Stored data entries:

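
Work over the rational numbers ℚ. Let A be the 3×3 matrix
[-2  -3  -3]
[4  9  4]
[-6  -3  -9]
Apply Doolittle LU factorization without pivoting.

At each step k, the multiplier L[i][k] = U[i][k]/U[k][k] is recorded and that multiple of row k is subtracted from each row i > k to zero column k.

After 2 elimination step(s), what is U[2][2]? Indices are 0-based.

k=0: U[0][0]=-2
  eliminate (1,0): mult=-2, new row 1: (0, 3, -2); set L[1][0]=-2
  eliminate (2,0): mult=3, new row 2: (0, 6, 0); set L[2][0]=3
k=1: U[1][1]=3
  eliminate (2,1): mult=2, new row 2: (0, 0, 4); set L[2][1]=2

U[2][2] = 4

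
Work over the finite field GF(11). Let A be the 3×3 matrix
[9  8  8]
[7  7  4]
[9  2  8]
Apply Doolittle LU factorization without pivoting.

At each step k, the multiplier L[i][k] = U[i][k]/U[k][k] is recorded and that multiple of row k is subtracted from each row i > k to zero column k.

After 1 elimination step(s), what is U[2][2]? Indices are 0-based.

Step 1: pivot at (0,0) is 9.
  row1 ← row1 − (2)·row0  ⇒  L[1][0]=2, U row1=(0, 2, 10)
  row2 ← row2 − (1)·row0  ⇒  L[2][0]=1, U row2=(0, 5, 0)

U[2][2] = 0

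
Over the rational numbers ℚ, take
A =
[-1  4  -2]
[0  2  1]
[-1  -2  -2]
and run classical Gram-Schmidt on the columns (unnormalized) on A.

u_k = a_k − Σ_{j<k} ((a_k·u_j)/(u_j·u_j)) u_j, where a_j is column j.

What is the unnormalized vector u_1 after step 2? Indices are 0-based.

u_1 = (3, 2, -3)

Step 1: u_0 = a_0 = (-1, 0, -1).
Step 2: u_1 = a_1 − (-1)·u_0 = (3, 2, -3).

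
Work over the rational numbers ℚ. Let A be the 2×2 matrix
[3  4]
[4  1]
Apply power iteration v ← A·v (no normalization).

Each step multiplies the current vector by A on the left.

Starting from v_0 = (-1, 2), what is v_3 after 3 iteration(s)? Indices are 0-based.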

Exercise directions: The expected answer is a copy of each line in the records that holds the word "Work".

Your solution:
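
Work over the rational numbers ℚ. Let A be the 3×3 matrix
Work over the finite field GF(11). Let A be the 3×3 matrix
Work over the rational numbers ℚ. Let A be the 2×2 matrix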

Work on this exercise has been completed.